Retype every entry exactly, down to the last character.

> **DATA SHOWN**
- Opening Delimiter -

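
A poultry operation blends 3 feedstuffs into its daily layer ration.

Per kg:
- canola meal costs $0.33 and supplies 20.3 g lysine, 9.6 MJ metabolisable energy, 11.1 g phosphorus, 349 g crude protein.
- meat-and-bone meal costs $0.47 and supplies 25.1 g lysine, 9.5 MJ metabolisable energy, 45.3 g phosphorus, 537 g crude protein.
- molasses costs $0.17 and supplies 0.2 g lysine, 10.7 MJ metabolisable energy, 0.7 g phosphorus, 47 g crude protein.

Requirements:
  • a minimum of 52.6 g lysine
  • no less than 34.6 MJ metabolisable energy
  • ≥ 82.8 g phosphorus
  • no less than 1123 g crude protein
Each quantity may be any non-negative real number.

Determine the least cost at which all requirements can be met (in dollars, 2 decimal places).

$1.18

Treat it as an LP. Let x1 = kg of canola meal, x2 = kg of meat-and-bone meal, x3 = kg of molasses.
Minimize 0.33x1 + 0.47x2 + 0.17x3 with:
  20.3x1 + 25.1x2 + 0.2x3 ≥ 52.6   (lysine)
  9.6x1 + 9.5x2 + 10.7x3 ≥ 34.6   (metabolisable energy)
  11.1x1 + 45.3x2 + 0.7x3 ≥ 82.8   (phosphorus)
  349x1 + 537x2 + 47x3 ≥ 1123   (crude protein)
  x1, x2, x3 ≥ 0.
All 3 inputs are positive at the optimum. Binding constraints: lysine, metabolisable energy, phosphorus.
So canola meal = 0.4922 kg, meat-and-bone meal = 1.687 kg, molasses = 1.294 kg.
Cost = 0.33·0.4922 + 0.47·1.687 + 0.17·1.294 = 1.1753.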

- Closing Delimiter -

> **RESPONSE**
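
A poultry operation blends 3 feedstuffs into its daily layer ration.

Per kg:
- canola meal costs $0.33 and supplies 20.3 g lysine, 9.6 MJ metabolisable energy, 11.1 g phosphorus, 349 g crude protein.
- meat-and-bone meal costs $0.47 and supplies 25.1 g lysine, 9.5 MJ metabolisable energy, 45.3 g phosphorus, 537 g crude protein.
- molasses costs $0.17 and supplies 0.2 g lysine, 10.7 MJ metabolisable energy, 0.7 g phosphorus, 47 g crude protein.

Requirements:
  • a minimum of 52.6 g lysine
  • no less than 34.6 MJ metabolisable energy
  • ≥ 82.8 g phosphorus
  • no less than 1123 g crude protein
Each quantity may be any non-negative real number.

Determine the least cost at which all requirements can be met (in dollars, 2 decimal places).

$1.18

Treat it as an LP. Let x1 = kg of canola meal, x2 = kg of meat-and-bone meal, x3 = kg of molasses.
Minimize 0.33x1 + 0.47x2 + 0.17x3 with:
  20.3x1 + 25.1x2 + 0.2x3 ≥ 52.6   (lysine)
  9.6x1 + 9.5x2 + 10.7x3 ≥ 34.6   (metabolisable energy)
  11.1x1 + 45.3x2 + 0.7x3 ≥ 82.8   (phosphorus)
  349x1 + 537x2 + 47x3 ≥ 1123   (crude protein)
  x1, x2, x3 ≥ 0.
All 3 inputs are positive at the optimum. Binding constraints: lysine, metabolisable energy, phosphorus.
So canola meal = 0.4922 kg, meat-and-bone meal = 1.687 kg, molasses = 1.294 kg.
Cost = 0.33·0.4922 + 0.47·1.687 + 0.17·1.294 = 1.1753.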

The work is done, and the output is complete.